▶ _The data_:
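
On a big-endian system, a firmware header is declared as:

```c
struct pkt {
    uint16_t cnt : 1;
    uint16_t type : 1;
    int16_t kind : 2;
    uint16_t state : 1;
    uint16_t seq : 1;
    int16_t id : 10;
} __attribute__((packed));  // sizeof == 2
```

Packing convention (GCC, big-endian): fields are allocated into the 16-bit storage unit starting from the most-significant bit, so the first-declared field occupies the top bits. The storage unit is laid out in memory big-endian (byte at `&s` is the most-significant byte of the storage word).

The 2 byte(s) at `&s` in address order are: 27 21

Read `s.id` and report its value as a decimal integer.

-223

[0]=0x27 [1]=0x21 (big-endian) → word 0x2721
cnt:1 @ bit 15 → (0x2721>>15)&0x1 = 0x0
type:1 @ bit 14 → (0x2721>>14)&0x1 = 0x0
kind:2 @ bit 12 → (0x2721>>12)&0x3 = 0x2
state:1 @ bit 11 → (0x2721>>11)&0x1 = 0x0
seq:1 @ bit 10 → (0x2721>>10)&0x1 = 0x1
id:10 @ bit 0 → (0x2721>>0)&0x3ff = 0x321  ←
id signed 10b, MSB=1: 801 - 1024 = -223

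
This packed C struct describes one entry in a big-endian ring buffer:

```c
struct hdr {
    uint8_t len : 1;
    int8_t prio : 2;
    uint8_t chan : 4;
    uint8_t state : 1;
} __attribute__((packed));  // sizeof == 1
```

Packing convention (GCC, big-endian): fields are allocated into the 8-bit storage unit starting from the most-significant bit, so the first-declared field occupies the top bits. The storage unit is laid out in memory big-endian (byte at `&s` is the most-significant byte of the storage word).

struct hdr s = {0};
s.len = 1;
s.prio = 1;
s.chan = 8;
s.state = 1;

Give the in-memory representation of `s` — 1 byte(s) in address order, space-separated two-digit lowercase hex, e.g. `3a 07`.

[7+:1] len=1 & 0x1 = 0x1; word=0x80
[5+:2] prio=1 & 0x3 = 0x1; word=0xa0
[1+:4] chan=8 & 0xf = 0x8; word=0xb0
[0+:1] state=1 & 0x1 = 0x1; word=0xb1
word = 0xb1 → big-endian bytes:
  [0]=0xb1

b1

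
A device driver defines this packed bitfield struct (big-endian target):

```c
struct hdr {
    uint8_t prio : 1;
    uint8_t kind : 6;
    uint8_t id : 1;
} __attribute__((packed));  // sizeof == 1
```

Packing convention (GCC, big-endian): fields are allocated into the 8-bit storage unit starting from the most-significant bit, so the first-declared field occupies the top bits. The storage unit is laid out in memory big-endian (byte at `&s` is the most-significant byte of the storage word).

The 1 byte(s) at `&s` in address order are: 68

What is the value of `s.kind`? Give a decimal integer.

52

[0]=0x68 (big-endian) → word 0x68
prio:1 @ bit 7 → (0x68>>7)&0x1 = 0x0
kind:6 @ bit 1 → (0x68>>1)&0x3f = 0x34  ←
id:1 @ bit 0 → (0x68>>0)&0x1 = 0x0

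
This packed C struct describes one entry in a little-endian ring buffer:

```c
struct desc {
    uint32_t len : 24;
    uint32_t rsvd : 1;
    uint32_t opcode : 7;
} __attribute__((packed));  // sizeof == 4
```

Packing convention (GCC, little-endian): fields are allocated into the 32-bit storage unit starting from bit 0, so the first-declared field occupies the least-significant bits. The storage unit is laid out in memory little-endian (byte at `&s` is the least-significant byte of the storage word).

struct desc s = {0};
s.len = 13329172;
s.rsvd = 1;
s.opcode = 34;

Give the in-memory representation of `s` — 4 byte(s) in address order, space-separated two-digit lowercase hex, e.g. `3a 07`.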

▶ _Task brief_:
All lines that hold the word "describes" should be copied from the data.

▶ _Problem solution_:
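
This packed C struct describes one entry in a big-endian ring buffer:
This packed C struct describes one entry in a little-endian ring buffer: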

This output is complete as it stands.